> MATERIAL PROVIDED
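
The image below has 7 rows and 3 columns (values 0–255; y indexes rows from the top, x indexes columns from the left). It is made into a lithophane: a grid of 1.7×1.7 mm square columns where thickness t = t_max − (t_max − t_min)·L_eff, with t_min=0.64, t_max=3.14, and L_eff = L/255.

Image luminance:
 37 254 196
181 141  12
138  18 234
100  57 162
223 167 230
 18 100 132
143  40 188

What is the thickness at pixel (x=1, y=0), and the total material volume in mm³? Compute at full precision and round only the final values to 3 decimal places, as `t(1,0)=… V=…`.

span = t_max - t_min = 3.14 - 0.64 = 2.500
L(1,0) = 254, L_eff = 254/255 = 0.996078
t(1,0) = 3.14 - 2.500·0.996078 = 0.650
Σt over all 7·3 pixels = 2908/75 ≈ 38.7733333
V = pitch²·Σt = 1.7²·2908/75 = 112.055

t(1,0)=0.650 V=112.055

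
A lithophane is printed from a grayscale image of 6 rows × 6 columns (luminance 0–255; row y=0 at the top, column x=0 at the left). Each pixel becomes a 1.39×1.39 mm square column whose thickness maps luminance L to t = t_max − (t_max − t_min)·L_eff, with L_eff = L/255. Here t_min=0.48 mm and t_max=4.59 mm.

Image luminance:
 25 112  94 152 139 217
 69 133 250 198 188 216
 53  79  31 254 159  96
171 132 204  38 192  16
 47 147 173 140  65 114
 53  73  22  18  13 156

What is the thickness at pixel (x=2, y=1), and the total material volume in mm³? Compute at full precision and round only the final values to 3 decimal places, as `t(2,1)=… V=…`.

span = t_max - t_min = 4.59 - 0.48 = 4.110
L(2,1) = 250, L_eff = 250/255 = 0.980392
t(2,1) = 4.59 - 4.110·0.980392 = 0.561
Σt over all 6·6 pixels = 823797/8500 ≈ 96.9172941
V = pitch²·Σt = 1.39²·823797/8500 = 187.254

t(2,1)=0.561 V=187.254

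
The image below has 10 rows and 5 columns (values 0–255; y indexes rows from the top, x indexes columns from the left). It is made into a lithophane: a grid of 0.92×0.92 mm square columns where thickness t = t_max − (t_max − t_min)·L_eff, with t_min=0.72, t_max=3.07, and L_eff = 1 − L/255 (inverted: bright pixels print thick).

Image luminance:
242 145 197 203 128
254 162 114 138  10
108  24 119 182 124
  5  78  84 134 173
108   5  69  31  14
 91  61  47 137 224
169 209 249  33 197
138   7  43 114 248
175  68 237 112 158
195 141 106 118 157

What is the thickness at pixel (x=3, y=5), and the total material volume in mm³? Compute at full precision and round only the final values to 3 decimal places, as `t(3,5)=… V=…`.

span = t_max - t_min = 3.07 - 0.72 = 2.350
L(3,5) = 137, L_eff = 1 - 137/255 = 0.462745 (inverted)
t(3,5) = 3.07 - 2.350·0.462745 = 1.983
Σt over all 10·5 pixels = 31933/340 ≈ 93.9205882
V = pitch²·Σt = 0.92²·31933/340 = 79.494

t(3,5)=1.983 V=79.494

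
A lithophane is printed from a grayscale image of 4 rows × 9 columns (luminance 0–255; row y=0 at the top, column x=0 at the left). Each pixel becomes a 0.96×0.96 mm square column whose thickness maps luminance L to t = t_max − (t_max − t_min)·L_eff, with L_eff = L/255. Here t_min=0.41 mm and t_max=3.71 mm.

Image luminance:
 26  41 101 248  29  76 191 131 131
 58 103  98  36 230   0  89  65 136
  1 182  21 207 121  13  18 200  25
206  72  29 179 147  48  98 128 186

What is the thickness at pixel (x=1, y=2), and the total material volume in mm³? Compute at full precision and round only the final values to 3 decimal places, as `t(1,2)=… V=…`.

t(1,2)=1.355 V=79.318

span = t_max - t_min = 3.71 - 0.41 = 3.300
L(1,2) = 182, L_eff = 182/255 = 0.713725
t(1,2) = 3.71 - 3.300·0.713725 = 1.355
Σt over all 4·9 pixels = 36578/425 ≈ 86.0658824
V = pitch²·Σt = 0.96²·36578/425 = 79.318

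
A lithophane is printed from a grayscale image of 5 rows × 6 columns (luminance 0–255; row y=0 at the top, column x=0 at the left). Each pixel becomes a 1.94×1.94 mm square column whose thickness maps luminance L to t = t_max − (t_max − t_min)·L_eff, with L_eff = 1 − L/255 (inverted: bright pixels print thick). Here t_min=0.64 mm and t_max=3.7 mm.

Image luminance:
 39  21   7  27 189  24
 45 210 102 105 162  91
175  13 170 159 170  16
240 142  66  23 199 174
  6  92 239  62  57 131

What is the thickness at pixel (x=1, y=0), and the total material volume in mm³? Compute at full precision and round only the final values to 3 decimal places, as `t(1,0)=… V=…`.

t(1,0)=0.892 V=214.796

span = t_max - t_min = 3.7 - 0.64 = 3.060
L(1,0) = 21, L_eff = 1 - 21/255 = 0.917647 (inverted)
t(1,0) = 3.7 - 3.060·0.917647 = 0.892
Σt over all 5·6 pixels = 57.072
V = pitch²·Σt = 1.94²·57.072 = 214.796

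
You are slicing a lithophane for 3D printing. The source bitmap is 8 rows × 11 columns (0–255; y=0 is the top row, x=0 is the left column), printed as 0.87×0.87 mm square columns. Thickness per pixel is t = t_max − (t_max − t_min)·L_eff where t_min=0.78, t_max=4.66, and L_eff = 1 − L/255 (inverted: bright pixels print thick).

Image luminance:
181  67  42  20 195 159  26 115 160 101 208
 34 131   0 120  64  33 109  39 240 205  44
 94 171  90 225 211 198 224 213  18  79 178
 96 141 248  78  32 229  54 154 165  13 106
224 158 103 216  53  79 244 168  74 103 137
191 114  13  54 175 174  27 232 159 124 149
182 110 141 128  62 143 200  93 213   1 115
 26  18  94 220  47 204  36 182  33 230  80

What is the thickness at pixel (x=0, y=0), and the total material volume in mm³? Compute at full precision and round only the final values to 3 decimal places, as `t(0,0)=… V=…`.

span = t_max - t_min = 4.66 - 0.78 = 3.880
L(0,0) = 181, L_eff = 1 - 181/255 = 0.290196 (inverted)
t(0,0) = 4.66 - 3.880·0.290196 = 3.534
Σt over all 8·11 pixels = 496321/2125 ≈ 233.5628235
V = pitch²·Σt = 0.87²·496321/2125 = 176.784

t(0,0)=3.534 V=176.784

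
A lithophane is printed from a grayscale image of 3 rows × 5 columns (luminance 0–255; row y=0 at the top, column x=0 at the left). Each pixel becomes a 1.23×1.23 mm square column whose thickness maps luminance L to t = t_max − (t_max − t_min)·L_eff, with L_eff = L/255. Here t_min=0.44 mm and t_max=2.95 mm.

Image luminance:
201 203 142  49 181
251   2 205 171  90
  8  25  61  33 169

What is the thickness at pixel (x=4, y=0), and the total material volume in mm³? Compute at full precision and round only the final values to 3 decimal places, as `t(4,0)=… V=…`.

t(4,0)=1.168 V=40.275

span = t_max - t_min = 2.95 - 0.44 = 2.510
L(4,0) = 181, L_eff = 181/255 = 0.709804
t(4,0) = 2.95 - 2.510·0.709804 = 1.168
Σt over all 3·5 pixels = 113139/4250 ≈ 26.6209412
V = pitch²·Σt = 1.23²·113139/4250 = 40.275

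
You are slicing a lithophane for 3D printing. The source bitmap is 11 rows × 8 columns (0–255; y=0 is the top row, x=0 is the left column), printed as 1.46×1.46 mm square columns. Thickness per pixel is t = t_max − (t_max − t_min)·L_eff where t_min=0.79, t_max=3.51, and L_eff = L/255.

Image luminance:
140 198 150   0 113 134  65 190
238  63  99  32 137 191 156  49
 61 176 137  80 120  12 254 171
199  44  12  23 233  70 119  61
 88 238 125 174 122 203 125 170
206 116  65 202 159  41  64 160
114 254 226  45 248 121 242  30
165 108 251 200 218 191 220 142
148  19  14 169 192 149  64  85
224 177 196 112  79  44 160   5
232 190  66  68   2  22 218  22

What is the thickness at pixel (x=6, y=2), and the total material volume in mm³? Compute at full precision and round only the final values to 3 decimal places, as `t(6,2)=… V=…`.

t(6,2)=0.801 V=398.820

span = t_max - t_min = 3.51 - 0.79 = 2.720
L(6,2) = 254, L_eff = 254/255 = 0.996078
t(6,2) = 3.51 - 2.720·0.996078 = 0.801
Σt over all 11·8 pixels = 70162/375 ≈ 187.0986667
V = pitch²·Σt = 1.46²·70162/375 = 398.820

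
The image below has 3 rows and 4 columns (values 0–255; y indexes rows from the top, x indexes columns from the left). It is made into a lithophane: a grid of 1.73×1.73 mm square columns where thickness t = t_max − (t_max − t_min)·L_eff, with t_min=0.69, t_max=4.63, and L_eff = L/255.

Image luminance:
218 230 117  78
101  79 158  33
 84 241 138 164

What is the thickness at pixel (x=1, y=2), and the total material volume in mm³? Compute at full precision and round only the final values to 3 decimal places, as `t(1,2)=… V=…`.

t(1,2)=0.906 V=90.400

span = t_max - t_min = 4.63 - 0.69 = 3.940
L(1,2) = 241, L_eff = 241/255 = 0.945098
t(1,2) = 4.63 - 3.940·0.945098 = 0.906
Σt over all 3·4 pixels = 128371/4250 ≈ 30.2049412
V = pitch²·Σt = 1.73²·128371/4250 = 90.400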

> EXERCISE BRIEF
Tally the lines of the listing above that contain the word "slicing" and state the result as a bare number.

> PROBLEM SOLUTION
2